__YOUR INSTRUCTIONS__:
From the entries below, output the line with "Let o(x) = x*√x" and each following line up to and including the line with "Answer: -56 - 6*√3 ≈ -66.392", exactly as written.
[RECORDS FOR THE EXERCISE — start]
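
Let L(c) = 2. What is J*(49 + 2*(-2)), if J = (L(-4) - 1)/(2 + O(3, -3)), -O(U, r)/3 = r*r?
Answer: -9/5 ≈ -1.8000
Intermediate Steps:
O(U, r) = -3*r² (O(U, r) = -3*r*r = -3*r²)
J = -1/25 (J = (2 - 1)/(2 - 3*(-3)²) = 1/(2 - 3*9) = 1/(2 - 27) = 1/(-25) = 1*(-1/25) = -1/25 ≈ -0.040000)
J*(49 + 2*(-2)) = -(49 + 2*(-2))/25 = -(49 - 4)/25 = -1/25*45 = -9/5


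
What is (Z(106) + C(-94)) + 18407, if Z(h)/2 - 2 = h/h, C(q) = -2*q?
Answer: 18601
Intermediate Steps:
Z(h) = 6 (Z(h) = 4 + 2*(h/h) = 4 + 2*1 = 4 + 2 = 6)
(Z(106) + C(-94)) + 18407 = (6 - 2*(-94)) + 18407 = (6 + 188) + 18407 = 194 + 18407 = 18601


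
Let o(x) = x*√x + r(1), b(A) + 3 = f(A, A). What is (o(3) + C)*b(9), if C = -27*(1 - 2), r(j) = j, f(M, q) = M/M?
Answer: -56 - 6*√3 ≈ -66.392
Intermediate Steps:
f(M, q) = 1
b(A) = -2 (b(A) = -3 + 1 = -2)
o(x) = 1 + x^(3/2) (o(x) = x*√x + 1 = x^(3/2) + 1 = 1 + x^(3/2))
C = 27 (C = -27*(-1) = -9*(-3) = 27)
(o(3) + C)*b(9) = ((1 + 3^(3/2)) + 27)*(-2) = ((1 + 3*√3) + 27)*(-2) = (28 + 3*√3)*(-2) = -56 - 6*√3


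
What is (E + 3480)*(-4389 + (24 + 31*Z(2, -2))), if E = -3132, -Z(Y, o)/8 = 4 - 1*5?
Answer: -1432716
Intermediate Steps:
Z(Y, o) = 8 (Z(Y, o) = -8*(4 - 1*5) = -8*(4 - 5) = -8*(-1) = 8)
(E + 3480)*(-4389 + (24 + 31*Z(2, -2))) = (-3132 + 3480)*(-4389 + (24 + 31*8)) = 348*(-4389 + (24 + 248)) = 348*(-4389 + 272) = 348*(-4117) = -1432716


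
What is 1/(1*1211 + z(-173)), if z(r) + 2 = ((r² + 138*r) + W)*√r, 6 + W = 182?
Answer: 13/72239238 - 67*I*√173/72239238 ≈ 1.7996e-7 - 1.2199e-5*I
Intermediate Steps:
W = 176 (W = -6 + 182 = 176)
z(r) = -2 + √r*(176 + r² + 138*r) (z(r) = -2 + ((r² + 138*r) + 176)*√r = -2 + (176 + r² + 138*r)*√r = -2 + √r*(176 + r² + 138*r))
1/(1*1211 + z(-173)) = 1/(1*1211 + (-2 + (-173)^(5/2) + 138*(-173)^(3/2) + 176*√(-173))) = 1/(1211 + (-2 + 29929*I*√173 + 138*(-173*I*√173) + 176*(I*√173))) = 1/(1211 + (-2 + 29929*I*√173 - 23874*I*√173 + 176*I*√173)) = 1/(1211 + (-2 + 6231*I*√173)) = 1/(1209 + 6231*I*√173)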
[RECORDS FOR THE EXERCISE — finish]
__SOLUTION__:
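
Let o(x) = x*√x + r(1), b(A) + 3 = f(A, A). What is (o(3) + C)*b(9), if C = -27*(1 - 2), r(j) = j, f(M, q) = M/M?
Answer: -56 - 6*√3 ≈ -66.392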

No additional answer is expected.